#### [Task details]
From the records below, take each line where the string "attacks" shows up and copy it.

Saved data entries:
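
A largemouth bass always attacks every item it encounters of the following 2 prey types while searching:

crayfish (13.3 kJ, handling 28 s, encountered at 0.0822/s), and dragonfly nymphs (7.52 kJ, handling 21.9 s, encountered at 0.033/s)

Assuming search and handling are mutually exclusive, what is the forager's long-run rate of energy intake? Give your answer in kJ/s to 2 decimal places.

Energy encountered per unit search time: 0.0822×13.3 + 0.033×7.52 = 1.341 kJ/s.
Handling time per unit search time: 0.0822×28 + 0.033×21.9 = 3.024.
Rate = 1.341/(1 + 3.024) = 0.3333 kJ/s.

0.33 kJ/s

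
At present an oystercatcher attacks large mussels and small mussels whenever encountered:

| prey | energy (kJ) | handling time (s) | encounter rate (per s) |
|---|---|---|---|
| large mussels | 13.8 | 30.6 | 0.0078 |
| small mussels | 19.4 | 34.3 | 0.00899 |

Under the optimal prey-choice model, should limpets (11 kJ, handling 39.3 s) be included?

Yes

On large mussels and small mussels alone, R = ΣλE/(1+Σλh) = 0.282/1.547 = 0.1823 kJ/s.
Profitability of limpets: 11/39.3 = 0.2799 kJ/s.
0.2799 > 0.1823, so adding limpets raises the average — include it.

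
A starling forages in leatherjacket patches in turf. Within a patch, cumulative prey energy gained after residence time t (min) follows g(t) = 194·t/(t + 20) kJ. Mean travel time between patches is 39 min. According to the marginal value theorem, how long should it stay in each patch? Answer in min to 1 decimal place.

27.9 min

Optimal t* satisfies g'(t*) = g(t*)/(T + t*).
g'(t) = 194·20/(t + 20)². Setting 194·20/(t+20)² = 194t/[(t+20)(39+t)] gives 20(39+t) = t(t+20), so t² = 20×39 = 780.
t* = √780 = 27.93 min.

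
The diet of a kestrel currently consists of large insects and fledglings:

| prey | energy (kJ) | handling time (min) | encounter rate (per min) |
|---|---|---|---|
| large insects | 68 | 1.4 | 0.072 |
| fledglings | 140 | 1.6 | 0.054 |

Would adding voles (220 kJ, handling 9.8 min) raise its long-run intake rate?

Current rate: (0.072×68 + 0.054×140)/(1 + 0.072×1.4 + 0.054×1.6) = 10.49 kJ/min.
Profitability of voles: 220/9.8 = 22.45 kJ/min.
22.45 > 10.49, so adding voles raises the average — include it.

Yes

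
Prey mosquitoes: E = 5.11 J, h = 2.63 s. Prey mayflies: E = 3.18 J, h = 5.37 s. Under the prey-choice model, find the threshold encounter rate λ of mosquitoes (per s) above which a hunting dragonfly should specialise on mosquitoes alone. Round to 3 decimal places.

0.167 per s

The zero-one rule: include mayflies iff E₂/h₂ > λE₁/(1+λh₁). Equality gives the switch point.
λE₁h₂ = E₂ + λE₂h₁ ⇒ λ = E₂/(E₁h₂ − E₂h₁) = 3.18/(27.44 − 8.363) = 0.1667 per s.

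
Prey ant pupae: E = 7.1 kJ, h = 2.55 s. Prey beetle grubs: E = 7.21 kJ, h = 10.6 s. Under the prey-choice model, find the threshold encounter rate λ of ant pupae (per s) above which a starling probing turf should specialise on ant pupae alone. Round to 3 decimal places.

0.127 per s

Drop beetle grubs once their profitability E₂/h₂ falls below the rate achievable on ant pupae alone: E₂/h₂ = λE₁/(1 + λh₁).
Solve for λ: λE₁h₂ = E₂(1 + λh₁) → λ(E₁h₂ − E₂h₁) = E₂ → λ = E₂/(E₁h₂ − E₂h₁).
λ = 7.21/(7.1×10.6 − 7.21×2.55) = 7.21/56.87 = 0.1268 per s.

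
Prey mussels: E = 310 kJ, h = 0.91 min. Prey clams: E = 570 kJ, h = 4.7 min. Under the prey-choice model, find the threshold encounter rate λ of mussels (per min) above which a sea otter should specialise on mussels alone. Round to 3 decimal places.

Drop clams once their profitability E₂/h₂ falls below the rate achievable on mussels alone: E₂/h₂ = λE₁/(1 + λh₁).
Solve for λ: λE₁h₂ = E₂(1 + λh₁) → λ(E₁h₂ − E₂h₁) = E₂ → λ = E₂/(E₁h₂ − E₂h₁).
λ = 570/(310×4.7 − 570×0.91) = 570/938.3 = 0.6075 per min.

0.607 per min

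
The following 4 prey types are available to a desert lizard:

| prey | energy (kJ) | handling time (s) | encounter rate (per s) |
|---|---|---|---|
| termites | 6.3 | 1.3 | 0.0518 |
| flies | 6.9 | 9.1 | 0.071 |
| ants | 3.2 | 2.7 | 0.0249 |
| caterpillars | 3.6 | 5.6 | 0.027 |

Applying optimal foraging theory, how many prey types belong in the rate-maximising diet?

E/h in descending order: termites 4.85, ants 1.19, flies 0.758, caterpillars 0.643 kJ/s. The optimal diet is the largest prefix of this list for which every included type satisfies E_i/h_i > R on the types above it.
Rate on top 1: 0.3058. ants: 1.19 > 0.3058 → include.
Rate on top 2: 0.3579. flies: 0.758 > 0.3579 → include.
Rate on top 3: 0.5031. caterpillars: 0.643 > 0.5031 → include.
Optimal diet: termites, ants, flies, caterpillars — 4 of 4 types.

4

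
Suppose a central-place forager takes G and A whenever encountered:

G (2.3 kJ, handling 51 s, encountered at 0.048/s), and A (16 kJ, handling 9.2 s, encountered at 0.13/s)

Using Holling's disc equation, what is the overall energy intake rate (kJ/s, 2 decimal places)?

0.47 kJ/s

R = (0.048×2.3 + 0.13×16) / (1 + 0.048×51 + 0.13×9.2) = 2.19/4.644 = 0.4717 kJ/s.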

#### [Answer below]
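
A largemouth bass always attacks every item it encounters of the following 2 prey types while searching:
At present an oystercatcher attacks large mussels and small mussels whenever encountered: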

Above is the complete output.